For this exercise, return all the data exactly as it stands.

EXCERPTED RECORDS.
'''

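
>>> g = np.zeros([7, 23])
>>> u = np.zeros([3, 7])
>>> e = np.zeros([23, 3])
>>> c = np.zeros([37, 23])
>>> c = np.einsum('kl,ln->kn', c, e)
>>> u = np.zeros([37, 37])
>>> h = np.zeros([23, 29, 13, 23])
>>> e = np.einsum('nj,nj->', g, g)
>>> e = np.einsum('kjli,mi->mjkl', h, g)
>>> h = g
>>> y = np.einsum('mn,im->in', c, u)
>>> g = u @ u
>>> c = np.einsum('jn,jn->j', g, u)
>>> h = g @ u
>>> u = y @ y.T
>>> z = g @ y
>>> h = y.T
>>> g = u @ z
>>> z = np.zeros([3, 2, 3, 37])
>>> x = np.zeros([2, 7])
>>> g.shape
(37, 3)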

'''

SOLUTION FOR THIS PROBLEM.
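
>>> g = np.zeros([7, 23])
>>> u = np.zeros([3, 7])
>>> e = np.zeros([23, 3])
>>> c = np.zeros([37, 23])
>>> c = np.einsum('kl,ln->kn', c, e)
>>> u = np.zeros([37, 37])
>>> h = np.zeros([23, 29, 13, 23])
>>> e = np.einsum('nj,nj->', g, g)
>>> e = np.einsum('kjli,mi->mjkl', h, g)
>>> h = g
>>> y = np.einsum('mn,im->in', c, u)
>>> g = u @ u
>>> c = np.einsum('jn,jn->j', g, u)
>>> h = g @ u
>>> u = y @ y.T
>>> z = g @ y
>>> h = y.T
>>> g = u @ z
>>> z = np.zeros([3, 2, 3, 37])
>>> x = np.zeros([2, 7])
>>> g.shape
(37, 3)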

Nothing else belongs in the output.